[[ Materials provided open ]]

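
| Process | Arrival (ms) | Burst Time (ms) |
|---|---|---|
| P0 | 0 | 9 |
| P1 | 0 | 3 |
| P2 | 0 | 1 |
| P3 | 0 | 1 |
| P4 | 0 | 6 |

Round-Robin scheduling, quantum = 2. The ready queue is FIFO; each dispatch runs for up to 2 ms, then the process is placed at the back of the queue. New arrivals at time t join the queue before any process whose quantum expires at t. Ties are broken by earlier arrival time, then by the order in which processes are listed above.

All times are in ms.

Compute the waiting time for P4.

11

Timeline: | P0 0-2 | P1 2-4 | P2 4-5 | P3 5-6 | P4 6-8 | P0 8-10 | P1 10-11 | P4 11-13 | P0 13-15 | P4 15-17 | P0 17-20 |
Completion: P0=20  P1=11  P2=5  P3=6  P4=17
Waiting(P4) = turnaround − burst = 17 − 6 = 11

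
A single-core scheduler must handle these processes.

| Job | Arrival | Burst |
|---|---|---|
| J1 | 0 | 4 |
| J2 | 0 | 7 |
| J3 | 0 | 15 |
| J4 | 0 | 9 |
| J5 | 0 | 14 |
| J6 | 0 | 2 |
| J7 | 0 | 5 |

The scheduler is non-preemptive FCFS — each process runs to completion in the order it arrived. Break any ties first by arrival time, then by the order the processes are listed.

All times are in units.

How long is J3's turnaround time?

Gantt: | J1 0-4 | J2 4-11 | J3 11-26 | J4 26-35 | J5 35-49 | J6 49-51 | J7 51-56 |
Completion: J1=4  J2=11  J3=26  J4=35  J5=49  J6=51  J7=56
Turnaround (C−A): J1=4  J2=11  J3=26  J4=35  J5=49  J6=51  J7=56
Turnaround(J3) = completion − arrival = 26 − 0 = 26

26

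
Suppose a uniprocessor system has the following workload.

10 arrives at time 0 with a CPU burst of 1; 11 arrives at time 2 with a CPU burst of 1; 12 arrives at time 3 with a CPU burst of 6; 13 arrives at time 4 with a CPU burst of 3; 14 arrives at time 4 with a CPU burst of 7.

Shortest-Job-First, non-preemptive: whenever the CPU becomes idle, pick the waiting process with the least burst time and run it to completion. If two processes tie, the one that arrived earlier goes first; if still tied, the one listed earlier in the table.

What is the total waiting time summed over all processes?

13

Timeline: | 10 0-1 | idle 1-2 | 11 2-3 | 12 3-9 | 13 9-12 | 14 12-19 |
Completion: 10=1  11=3  12=9  13=12  14=19
Waiting = turnaround − burst: 10=0, 11=0, 12=0, 13=5, 14=8
Total waiting = 0 + 0 + 0 + 5 + 8 = 13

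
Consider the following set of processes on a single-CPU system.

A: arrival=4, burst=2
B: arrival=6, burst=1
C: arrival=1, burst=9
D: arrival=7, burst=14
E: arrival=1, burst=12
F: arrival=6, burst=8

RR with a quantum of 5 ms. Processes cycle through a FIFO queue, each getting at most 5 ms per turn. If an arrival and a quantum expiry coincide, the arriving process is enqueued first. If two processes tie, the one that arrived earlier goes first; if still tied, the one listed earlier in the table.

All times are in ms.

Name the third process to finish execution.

C

Schedule: | idle 0-1 | C 1-6 | E 6-11 | A 11-13 | B 13-14 | F 14-19 | C 19-23 | D 23-28 | E 28-33 | F 33-36 | D 36-41 | E 41-43 | D 43-47 |
Completion: A=13  B=14  C=23  D=47  E=43  F=36
Turnaround (C−A): A=9  B=8  C=22  D=40  E=42  F=30
Finish order: A → B → C → F → E → D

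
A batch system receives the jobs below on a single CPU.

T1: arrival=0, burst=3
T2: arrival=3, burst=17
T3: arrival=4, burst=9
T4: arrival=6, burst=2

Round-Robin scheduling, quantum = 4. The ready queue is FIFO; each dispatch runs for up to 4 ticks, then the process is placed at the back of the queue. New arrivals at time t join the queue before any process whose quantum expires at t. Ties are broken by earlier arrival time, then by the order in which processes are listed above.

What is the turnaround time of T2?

28

Schedule: | T1 0-3 | T2 3-7 | T3 7-11 | T4 11-13 | T2 13-17 | T3 17-21 | T2 21-25 | T3 25-26 | T2 26-31 |
Completion: T1=3  T2=31  T3=26  T4=13
Turnaround (C−A): T1=3  T2=28  T3=22  T4=7
Turnaround(T2) = completion − arrival = 31 − 3 = 28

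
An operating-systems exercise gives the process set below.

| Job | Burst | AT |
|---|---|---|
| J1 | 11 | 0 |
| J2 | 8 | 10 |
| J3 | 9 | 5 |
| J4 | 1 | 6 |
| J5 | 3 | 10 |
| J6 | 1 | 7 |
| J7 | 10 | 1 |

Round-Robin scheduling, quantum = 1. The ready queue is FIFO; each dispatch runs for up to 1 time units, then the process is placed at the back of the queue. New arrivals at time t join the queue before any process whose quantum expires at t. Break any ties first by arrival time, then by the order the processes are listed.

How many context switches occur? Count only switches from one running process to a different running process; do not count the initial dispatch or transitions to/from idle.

Timeline: | J1 0-1 | J7 1-2 | J1 2-3 | J7 3-4 | J1 4-5 | J7 5-6 | J3 6-7 | J1 7-8 | J4 8-9 | J7 9-10 | J6 10-11 | J3 11-12 | J1 12-13 | J2 13-14 | J5 14-15 | J7 15-16 | J3 16-17 | J1 17-18 | J2 18-19 | J5 19-20 | J7 20-21 | J3 21-22 | J1 22-23 | J2 23-24 | J5 24-25 | J7 25-26 | J3 26-27 | J1 27-28 | J2 28-29 | J7 29-30 | J3 30-31 | J1 31-32 | J2 32-33 | J7 33-34 | J3 34-35 | J1 35-36 | J2 36-37 | J7 37-38 | J3 38-39 | J1 39-40 | J2 40-41 | J3 41-42 | J2 42-43 |
Completion: J1=40  J2=43  J3=42  J4=9  J5=25  J6=11  J7=38
Turnaround (C−A): J1=40  J2=33  J3=37  J4=3  J5=15  J6=4  J7=37

42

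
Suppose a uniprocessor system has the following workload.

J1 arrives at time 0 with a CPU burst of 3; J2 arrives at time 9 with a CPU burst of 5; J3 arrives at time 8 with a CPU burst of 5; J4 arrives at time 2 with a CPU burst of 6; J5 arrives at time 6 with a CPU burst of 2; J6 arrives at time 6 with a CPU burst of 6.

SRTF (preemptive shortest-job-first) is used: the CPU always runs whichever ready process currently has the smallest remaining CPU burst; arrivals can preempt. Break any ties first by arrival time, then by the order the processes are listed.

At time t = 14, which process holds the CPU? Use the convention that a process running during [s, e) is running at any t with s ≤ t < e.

Schedule: | J1 0-3 | J4 3-6 | J5 6-8 | J4 8-11 | J3 11-16 | J2 16-21 | J6 21-27 |
Completion: J1=3  J2=21  J3=16  J4=11  J5=8  J6=27
Turnaround (C−A): J1=3  J2=12  J3=8  J4=9  J5=2  J6=21

J3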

[[ Materials provided closed ]]

▸ **Work instruction**:
From the records above, transcribe without alteration every line from the one with "D: arrival=7, burst=14" to the one with "F: arrival=6, burst=8", inclusive.

▸ **Answer for the task**:
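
D: arrival=7, burst=14
E: arrival=1, burst=12
F: arrival=6, burst=8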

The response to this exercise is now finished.